START MATERIAL PROVIDED

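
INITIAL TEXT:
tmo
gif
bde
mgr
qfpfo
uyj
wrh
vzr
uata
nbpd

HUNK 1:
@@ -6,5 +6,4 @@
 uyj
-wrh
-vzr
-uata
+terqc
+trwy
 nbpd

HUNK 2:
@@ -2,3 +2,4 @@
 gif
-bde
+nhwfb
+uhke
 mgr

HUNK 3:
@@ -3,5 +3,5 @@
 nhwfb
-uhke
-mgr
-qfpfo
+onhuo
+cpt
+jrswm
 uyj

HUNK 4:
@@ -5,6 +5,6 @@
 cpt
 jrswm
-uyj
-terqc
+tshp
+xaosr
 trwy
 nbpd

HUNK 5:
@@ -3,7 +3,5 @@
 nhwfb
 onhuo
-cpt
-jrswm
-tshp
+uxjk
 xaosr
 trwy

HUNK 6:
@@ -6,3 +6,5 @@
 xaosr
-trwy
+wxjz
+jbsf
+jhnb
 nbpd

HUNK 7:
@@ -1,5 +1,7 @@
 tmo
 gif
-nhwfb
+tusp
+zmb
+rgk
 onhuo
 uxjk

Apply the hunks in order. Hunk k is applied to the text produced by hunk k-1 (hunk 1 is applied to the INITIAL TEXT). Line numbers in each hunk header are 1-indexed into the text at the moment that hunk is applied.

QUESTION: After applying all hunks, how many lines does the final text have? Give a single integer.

Answer: 12

Derivation:
Hunk 1: at line 6 remove [wrh,vzr,uata] add [terqc,trwy] -> 9 lines: tmo gif bde mgr qfpfo uyj terqc trwy nbpd
Hunk 2: at line 2 remove [bde] add [nhwfb,uhke] -> 10 lines: tmo gif nhwfb uhke mgr qfpfo uyj terqc trwy nbpd
Hunk 3: at line 3 remove [uhke,mgr,qfpfo] add [onhuo,cpt,jrswm] -> 10 lines: tmo gif nhwfb onhuo cpt jrswm uyj terqc trwy nbpd
Hunk 4: at line 5 remove [uyj,terqc] add [tshp,xaosr] -> 10 lines: tmo gif nhwfb onhuo cpt jrswm tshp xaosr trwy nbpd
Hunk 5: at line 3 remove [cpt,jrswm,tshp] add [uxjk] -> 8 lines: tmo gif nhwfb onhuo uxjk xaosr trwy nbpd
Hunk 6: at line 6 remove [trwy] add [wxjz,jbsf,jhnb] -> 10 lines: tmo gif nhwfb onhuo uxjk xaosr wxjz jbsf jhnb nbpd
Hunk 7: at line 1 remove [nhwfb] add [tusp,zmb,rgk] -> 12 lines: tmo gif tusp zmb rgk onhuo uxjk xaosr wxjz jbsf jhnb nbpd
Final line count: 12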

END MATERIAL PROVIDED

* _EXERCISE BRIEF_
Where a line of the data includes the string "INITIAL", list that line.

* _TASK RESPONSE_
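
INITIAL TEXT:
Apply the hunks in order. Hunk k is applied to the text produced by hunk k-1 (hunk 1 is applied to the INITIAL TEXT). Line numbers in each hunk header are 1-indexed into the text at the moment that hunk is applied.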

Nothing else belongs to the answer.